Material provided:
----------------------------------------

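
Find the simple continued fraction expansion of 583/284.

Run the Euclidean algorithm on 583 and 284; the successive quotients are the partial quotients a_0, a_1, ... (each step inverts the fractional part left over by the previous one):
  583 = 2*284 + 15, so a_0 = 2.
  284 = 18*15 + 14, so a_1 = 18.
  15 = 1*14 + 1, so a_2 = 1.
  14 = 14*1 + 0, so a_3 = 14.
The remainder reaches 0 after 4 divisions, so the expansion has 4 partial quotients, read off in order.

[2; 18, 1, 14]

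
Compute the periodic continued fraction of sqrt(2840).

[53; (3, 2, 3, 106)]

Write x_i = (sqrt(2840) + m_i)/d_i with (m_0, d_0) = (0, 1). a_0 = floor(sqrt(2840)) = 53, since 53^2 = 2809 <= 2840 < 2916 = 54^2.
Iterate m_{i+1} = d_i*a_i - m_i, d_{i+1} = (2840 - m_{i+1}^2)/d_i, a_{i+1} = floor((a_0 + m_{i+1})/d_{i+1}):
  m_1 = 1*53 - 0 = 53, d_1 = (2840 - 53^2)/1 = 31/1 = 31, a_1 = floor((53 + 53)/31) = 3.
  m_2 = 31*3 - 53 = 40, d_2 = (2840 - 40^2)/31 = 1240/31 = 40, a_2 = floor((53 + 40)/40) = 2.
  m_3 = 40*2 - 40 = 40, d_3 = (2840 - 40^2)/40 = 1240/40 = 31, a_3 = floor((53 + 40)/31) = 3.
  m_4 = 31*3 - 40 = 53, d_4 = (2840 - 53^2)/31 = 31/31 = 1, a_4 = floor((53 + 53)/1) = 106.
  m_5 = 1*106 - 53 = 53, d_5 = (2840 - 53^2)/1 = 31/1 = 31: (m_5, d_5) = (m_1, d_1) = (53, 31), so from here the quotients repeat a_1, ..., a_4; the period length is 4.
Hence the expansion of sqrt(2840) is a_0 = 53 followed by the repeating block 3, 2, 3, 106 (period 4).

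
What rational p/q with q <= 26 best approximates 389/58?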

----------------------------------------

Work to complete: Which lines above hold the string "floor"? Copy every one of them.

Expected output:
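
Write x_i = (sqrt(2840) + m_i)/d_i with (m_0, d_0) = (0, 1). a_0 = floor(sqrt(2840)) = 53, since 53^2 = 2809 <= 2840 < 2916 = 54^2.
Iterate m_{i+1} = d_i*a_i - m_i, d_{i+1} = (2840 - m_{i+1}^2)/d_i, a_{i+1} = floor((a_0 + m_{i+1})/d_{i+1}):
  m_1 = 1*53 - 0 = 53, d_1 = (2840 - 53^2)/1 = 31/1 = 31, a_1 = floor((53 + 53)/31) = 3.
  m_2 = 31*3 - 53 = 40, d_2 = (2840 - 40^2)/31 = 1240/31 = 40, a_2 = floor((53 + 40)/40) = 2.
  m_3 = 40*2 - 40 = 40, d_3 = (2840 - 40^2)/40 = 1240/40 = 31, a_3 = floor((53 + 40)/31) = 3.
  m_4 = 31*3 - 40 = 53, d_4 = (2840 - 53^2)/31 = 31/31 = 1, a_4 = floor((53 + 53)/1) = 106.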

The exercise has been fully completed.